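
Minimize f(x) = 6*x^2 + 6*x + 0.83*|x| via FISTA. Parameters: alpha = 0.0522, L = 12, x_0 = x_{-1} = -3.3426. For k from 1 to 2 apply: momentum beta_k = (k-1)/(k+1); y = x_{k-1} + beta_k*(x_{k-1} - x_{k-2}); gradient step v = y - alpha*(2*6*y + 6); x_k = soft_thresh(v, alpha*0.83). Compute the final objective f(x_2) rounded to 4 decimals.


FISTA on f(x) = 6*x^2 + 6*x + 0.83*|x|
L = 12, alpha = 0.0522
Iteration 1: beta = 0.0, y = -3.3426 + 0.0*(-3.3426 + 3.3426) = -3.3426
  grad(y) = -34.1112, v = y - alpha*grad = -1.562
  prox(v) = soft_thresh(-1.562, 0.0433) = -1.5187
Iteration 2: beta = 0.3333, y = -1.5187 + 0.3333*(-1.5187 + 3.3426) = -0.9107
  grad(y) = -4.9283, v = y - alpha*grad = -0.6534
  prox(v) = soft_thresh(-0.6534, 0.0433) = -0.6101
f(x_2) = 6*(-0.6101)^2 + 6*(-0.6101) + 0.83*|-0.6101| = -0.9209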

■ ■ ■ ■

Exercise goal:
Retype each record above so that every word stays exactly the same.

Exercise solution:
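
Minimize f(x) = 6*x^2 + 6*x + 0.83*|x| via FISTA. Parameters: alpha = 0.0522, L = 12, x_0 = x_{-1} = -3.3426. For k from 1 to 2 apply: momentum beta_k = (k-1)/(k+1); y = x_{k-1} + beta_k*(x_{k-1} - x_{k-2}); gradient step v = y - alpha*(2*6*y + 6); x_k = soft_thresh(v, alpha*0.83). Compute the final objective f(x_2) rounded to 4 decimals.


FISTA on f(x) = 6*x^2 + 6*x + 0.83*|x|
L = 12, alpha = 0.0522
Iteration 1: beta = 0.0, y = -3.3426 + 0.0*(-3.3426 + 3.3426) = -3.3426
  grad(y) = -34.1112, v = y - alpha*grad = -1.562
  prox(v) = soft_thresh(-1.562, 0.0433) = -1.5187
Iteration 2: beta = 0.3333, y = -1.5187 + 0.3333*(-1.5187 + 3.3426) = -0.9107
  grad(y) = -4.9283, v = y - alpha*grad = -0.6534
  prox(v) = soft_thresh(-0.6534, 0.0433) = -0.6101
f(x_2) = 6*(-0.6101)^2 + 6*(-0.6101) + 0.83*|-0.6101| = -0.9209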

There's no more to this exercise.